======== RECORDS SUPPLIED

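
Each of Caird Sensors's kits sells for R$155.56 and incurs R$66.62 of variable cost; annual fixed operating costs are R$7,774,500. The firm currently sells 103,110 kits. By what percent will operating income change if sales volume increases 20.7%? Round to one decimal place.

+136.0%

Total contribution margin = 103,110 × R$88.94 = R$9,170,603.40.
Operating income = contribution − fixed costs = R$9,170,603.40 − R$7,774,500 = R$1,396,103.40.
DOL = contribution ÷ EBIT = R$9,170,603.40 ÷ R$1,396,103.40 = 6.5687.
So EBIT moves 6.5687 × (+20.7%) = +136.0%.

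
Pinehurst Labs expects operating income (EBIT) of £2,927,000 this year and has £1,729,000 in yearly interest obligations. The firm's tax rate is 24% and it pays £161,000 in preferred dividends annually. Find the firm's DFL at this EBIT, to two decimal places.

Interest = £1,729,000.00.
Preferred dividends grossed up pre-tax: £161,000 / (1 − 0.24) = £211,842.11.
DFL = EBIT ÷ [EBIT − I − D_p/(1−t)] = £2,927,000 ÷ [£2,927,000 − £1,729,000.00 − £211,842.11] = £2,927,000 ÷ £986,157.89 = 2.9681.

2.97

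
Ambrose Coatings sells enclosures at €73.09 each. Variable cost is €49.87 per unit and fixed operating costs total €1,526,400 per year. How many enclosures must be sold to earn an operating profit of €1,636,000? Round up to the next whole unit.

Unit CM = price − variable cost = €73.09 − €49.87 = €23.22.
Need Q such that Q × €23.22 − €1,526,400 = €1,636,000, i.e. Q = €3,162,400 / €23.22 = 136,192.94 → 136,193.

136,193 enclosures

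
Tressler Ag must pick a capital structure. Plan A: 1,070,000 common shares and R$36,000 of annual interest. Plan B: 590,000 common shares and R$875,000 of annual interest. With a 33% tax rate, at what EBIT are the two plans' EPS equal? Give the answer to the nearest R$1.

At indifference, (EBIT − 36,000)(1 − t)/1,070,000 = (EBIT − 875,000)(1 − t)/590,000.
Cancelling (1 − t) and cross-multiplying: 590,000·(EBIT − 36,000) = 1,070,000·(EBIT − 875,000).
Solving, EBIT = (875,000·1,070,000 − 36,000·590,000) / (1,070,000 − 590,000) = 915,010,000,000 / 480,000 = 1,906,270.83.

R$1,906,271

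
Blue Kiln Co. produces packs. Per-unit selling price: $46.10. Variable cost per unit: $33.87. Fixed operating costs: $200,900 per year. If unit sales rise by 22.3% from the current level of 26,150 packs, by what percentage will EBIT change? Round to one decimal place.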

================

(TASK GOAL): Look for the line with "Ambrose Coatings sells" in the records above. Repeat it and each line after it exactly.

(WRITTEN RESPONSE):
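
Ambrose Coatings sells enclosures at €73.09 each. Variable cost is €49.87 per unit and fixed operating costs total €1,526,400 per year. How many enclosures must be sold to earn an operating profit of €1,636,000? Round up to the next whole unit.

Unit CM = price − variable cost = €73.09 − €49.87 = €23.22.
Need Q such that Q × €23.22 − €1,526,400 = €1,636,000, i.e. Q = €3,162,400 / €23.22 = 136,192.94 → 136,193.

136,193 enclosures

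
Tressler Ag must pick a capital structure. Plan A: 1,070,000 common shares and R$36,000 of annual interest. Plan B: 590,000 common shares and R$875,000 of annual interest. With a 33% tax rate, at what EBIT are the two plans' EPS equal? Give the answer to the nearest R$1.

At indifference, (EBIT − 36,000)(1 − t)/1,070,000 = (EBIT − 875,000)(1 − t)/590,000.
Cancelling (1 − t) and cross-multiplying: 590,000·(EBIT − 36,000) = 1,070,000·(EBIT − 875,000).
Solving, EBIT = (875,000·1,070,000 − 36,000·590,000) / (1,070,000 − 590,000) = 915,010,000,000 / 480,000 = 1,906,270.83.

R$1,906,271

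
Blue Kiln Co. produces packs. Per-unit selling price: $46.10. Variable cost per unit: $33.87. Fixed operating costs: $200,900 per year. If unit sales rise by 22.3% from the current level of 26,150 packs, by what percentage will EBIT change? Round to one decimal place.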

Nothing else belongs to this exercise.